Content starts
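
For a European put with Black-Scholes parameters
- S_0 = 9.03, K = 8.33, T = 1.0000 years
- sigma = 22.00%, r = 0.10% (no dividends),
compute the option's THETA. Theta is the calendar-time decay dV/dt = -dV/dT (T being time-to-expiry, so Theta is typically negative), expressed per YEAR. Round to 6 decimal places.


d1 = 0.4813132330; d2 = 0.2613132330
phi(d1) = 0.3553081822; exp(-qT) = 1.0000000000; exp(-rT) = 0.9990004998
Theta = -S*exp(-qT)*phi(d1)*sigma/(2*sqrt(T)) + r*K*exp(-rT)*N(-d2) - q*S*exp(-qT)*N(-d1)
N(-d1) = 0.3151469467; N(-d2) = 0.3969254813; sqrt(T) = 1.0000000000
Term 1 = -9.0300 * 1.0000000000 * 0.3553081822 * 0.2200 / (2 * 1.0000000000) = -0.3529276174
Term 2 = 0.0010 * 8.3300 * 0.9990004998 * 0.3969254813 = 0.0033030845
Term 3 = 0 (no dividend yield, q = 0)
Theta = -0.3529276174 + (0.0033030845) + (0.0000000000) = -0.349625

Answer: Theta = -0.349625


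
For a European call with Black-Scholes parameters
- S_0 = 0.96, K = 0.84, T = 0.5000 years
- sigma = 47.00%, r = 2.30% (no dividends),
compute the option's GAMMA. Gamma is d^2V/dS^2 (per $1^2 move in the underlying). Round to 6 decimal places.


d1 = 0.6025644817; d2 = 0.2702242945
phi(d1) = 0.3327111741; exp(-qT) = 1.0000000000; exp(-rT) = 0.9885658722
Gamma = exp(-qT) * phi(d1) / (S * sigma * sqrt(T)) = 1.0000000000 * 0.3327111741 / (0.9600 * 0.4700 * 0.7071067812) = 1.042829

Answer: Gamma = 1.042829


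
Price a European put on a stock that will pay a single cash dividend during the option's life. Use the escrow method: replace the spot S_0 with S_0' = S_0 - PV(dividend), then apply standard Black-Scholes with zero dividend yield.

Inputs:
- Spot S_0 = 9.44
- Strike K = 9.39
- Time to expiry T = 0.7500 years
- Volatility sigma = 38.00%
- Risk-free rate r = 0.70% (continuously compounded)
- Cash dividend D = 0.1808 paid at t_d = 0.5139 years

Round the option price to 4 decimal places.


Answer: Price = 1.2564

Derivation:
PV(D) = D * exp(-r * t_d) = 0.1808 * 0.99640916 = 0.18015078
S_0' = S_0 - PV(D) = 9.4400 - 0.18015078 = 9.25984922
d1 = (ln(S_0'/K) + (r + sigma^2/2)*T) / (sigma*sqrt(T)) = 0.13808539
d2 = d1 - sigma*sqrt(T) = -0.19100426
exp(-rT) = 0.99476376
N(-d1) = 0.44508647; N(-d2) = 0.57573887
P = K * exp(-rT) * N(-d2) - S_0' * N(-d1) = 9.3900 * 0.99476376 * 0.57573887 - 9.25984922 * 0.44508647 = 1.2564


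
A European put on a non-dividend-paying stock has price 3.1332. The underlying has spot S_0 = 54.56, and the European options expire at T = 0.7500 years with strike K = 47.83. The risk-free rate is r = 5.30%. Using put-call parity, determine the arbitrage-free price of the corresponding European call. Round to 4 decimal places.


Answer: Call price = 11.7272

Derivation:
Put-call parity: C - P = S_0 * exp(-qT) - K * exp(-rT).
S_0 * exp(-qT) = 54.5600 * 1.00000000 = 54.56000000
K * exp(-rT) = 47.8300 * 0.96102967 = 45.96604895
C = P + S*exp(-qT) - K*exp(-rT)
C = 3.1332 + 54.56000000 - 45.96604895 = 11.7272


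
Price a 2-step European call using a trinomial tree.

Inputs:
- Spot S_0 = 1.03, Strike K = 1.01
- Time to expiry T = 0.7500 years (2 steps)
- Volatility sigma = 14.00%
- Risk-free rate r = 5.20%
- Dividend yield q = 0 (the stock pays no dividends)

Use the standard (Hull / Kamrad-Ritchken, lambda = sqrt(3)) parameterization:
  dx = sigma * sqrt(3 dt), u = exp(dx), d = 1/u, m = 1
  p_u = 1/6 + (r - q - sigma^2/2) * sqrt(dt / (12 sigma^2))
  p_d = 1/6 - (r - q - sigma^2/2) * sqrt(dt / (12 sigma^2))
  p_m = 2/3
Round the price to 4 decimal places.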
Content ends
Task brief → Return, word for word, the lines of the data above from the line with "- S_0 = 9.03, K = 8.33, T = 1.0000 years" through the line with "- sigma = 22.00%, r", inclusive.

Solution to the problem →
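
- S_0 = 9.03, K = 8.33, T = 1.0000 years
- sigma = 22.00%, r = 0.10% (no dividends),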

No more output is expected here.